*YOUR OBJECTIVE*.
Using the data beneath, show every line that includes the word "update".

*Stored data*.
==================================================

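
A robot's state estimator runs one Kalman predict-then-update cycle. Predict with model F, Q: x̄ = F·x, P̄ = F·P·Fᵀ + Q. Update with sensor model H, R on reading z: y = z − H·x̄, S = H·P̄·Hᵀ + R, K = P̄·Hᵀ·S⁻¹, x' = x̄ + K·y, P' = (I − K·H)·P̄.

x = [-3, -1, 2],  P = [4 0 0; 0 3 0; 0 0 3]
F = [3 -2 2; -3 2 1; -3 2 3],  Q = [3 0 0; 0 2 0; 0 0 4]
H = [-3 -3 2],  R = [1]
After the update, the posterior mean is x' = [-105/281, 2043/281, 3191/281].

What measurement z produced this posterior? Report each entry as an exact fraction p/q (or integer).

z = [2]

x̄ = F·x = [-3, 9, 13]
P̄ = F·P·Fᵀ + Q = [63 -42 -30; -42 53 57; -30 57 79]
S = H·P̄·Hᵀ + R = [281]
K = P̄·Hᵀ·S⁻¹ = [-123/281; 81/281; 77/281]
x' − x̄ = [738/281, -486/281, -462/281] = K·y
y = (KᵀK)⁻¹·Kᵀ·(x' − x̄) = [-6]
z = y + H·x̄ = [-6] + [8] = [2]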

==================================================

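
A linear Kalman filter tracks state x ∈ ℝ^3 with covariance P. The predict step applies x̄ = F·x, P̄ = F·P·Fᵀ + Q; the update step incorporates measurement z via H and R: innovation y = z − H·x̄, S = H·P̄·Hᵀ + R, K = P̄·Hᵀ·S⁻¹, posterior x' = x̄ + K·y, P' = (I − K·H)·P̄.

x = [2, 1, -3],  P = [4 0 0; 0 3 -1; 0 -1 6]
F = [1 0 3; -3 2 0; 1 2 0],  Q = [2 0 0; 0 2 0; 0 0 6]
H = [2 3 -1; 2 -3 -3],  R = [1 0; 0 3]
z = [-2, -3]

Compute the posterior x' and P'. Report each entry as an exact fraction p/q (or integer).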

==================================================

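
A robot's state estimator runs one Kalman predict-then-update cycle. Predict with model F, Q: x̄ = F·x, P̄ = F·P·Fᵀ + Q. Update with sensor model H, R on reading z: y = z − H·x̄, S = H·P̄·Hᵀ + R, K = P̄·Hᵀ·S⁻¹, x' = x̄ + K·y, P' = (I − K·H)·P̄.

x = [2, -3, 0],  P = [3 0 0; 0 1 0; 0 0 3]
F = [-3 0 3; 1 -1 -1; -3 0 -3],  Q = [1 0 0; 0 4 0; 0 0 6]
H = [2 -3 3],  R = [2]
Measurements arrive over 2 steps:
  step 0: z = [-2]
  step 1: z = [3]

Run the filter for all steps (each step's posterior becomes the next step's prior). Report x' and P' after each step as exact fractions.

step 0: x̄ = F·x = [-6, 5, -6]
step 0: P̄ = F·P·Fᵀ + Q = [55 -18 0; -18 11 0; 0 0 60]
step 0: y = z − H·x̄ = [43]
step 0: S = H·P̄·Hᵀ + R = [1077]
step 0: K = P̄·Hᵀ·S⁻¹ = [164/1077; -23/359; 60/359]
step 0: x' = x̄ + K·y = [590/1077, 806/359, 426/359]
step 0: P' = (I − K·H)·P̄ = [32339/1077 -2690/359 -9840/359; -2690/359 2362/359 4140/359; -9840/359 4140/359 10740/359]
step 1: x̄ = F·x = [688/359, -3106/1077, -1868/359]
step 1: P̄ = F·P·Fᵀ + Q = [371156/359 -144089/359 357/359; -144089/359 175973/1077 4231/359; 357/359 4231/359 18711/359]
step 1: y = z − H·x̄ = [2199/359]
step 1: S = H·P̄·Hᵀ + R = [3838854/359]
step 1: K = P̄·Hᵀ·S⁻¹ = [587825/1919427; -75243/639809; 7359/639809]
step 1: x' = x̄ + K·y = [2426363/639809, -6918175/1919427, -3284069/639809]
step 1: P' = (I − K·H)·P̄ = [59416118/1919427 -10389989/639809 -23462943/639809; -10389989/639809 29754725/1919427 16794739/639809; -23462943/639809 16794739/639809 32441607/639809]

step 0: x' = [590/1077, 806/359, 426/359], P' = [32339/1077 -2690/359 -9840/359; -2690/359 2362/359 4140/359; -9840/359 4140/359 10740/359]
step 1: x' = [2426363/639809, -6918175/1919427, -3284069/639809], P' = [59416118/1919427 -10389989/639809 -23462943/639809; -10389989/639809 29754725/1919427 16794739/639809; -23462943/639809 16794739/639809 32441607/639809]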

==================================================

*SOLUTION FOR THIS PROBLEM*.
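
A robot's state estimator runs one Kalman predict-then-update cycle. Predict with model F, Q: x̄ = F·x, P̄ = F·P·Fᵀ + Q. Update with sensor model H, R on reading z: y = z − H·x̄, S = H·P̄·Hᵀ + R, K = P̄·Hᵀ·S⁻¹, x' = x̄ + K·y, P' = (I − K·H)·P̄.
After the update, the posterior mean is x' = [-105/281, 2043/281, 3191/281].
A linear Kalman filter tracks state x ∈ ℝ^3 with covariance P. The predict step applies x̄ = F·x, P̄ = F·P·Fᵀ + Q; the update step incorporates measurement z via H and R: innovation y = z − H·x̄, S = H·P̄·Hᵀ + R, K = P̄·Hᵀ·S⁻¹, posterior x' = x̄ + K·y, P' = (I − K·H)·P̄.
A robot's state estimator runs one Kalman predict-then-update cycle. Predict with model F, Q: x̄ = F·x, P̄ = F·P·Fᵀ + Q. Update with sensor model H, R on reading z: y = z − H·x̄, S = H·P̄·Hᵀ + R, K = P̄·Hᵀ·S⁻¹, x' = x̄ + K·y, P' = (I − K·H)·P̄.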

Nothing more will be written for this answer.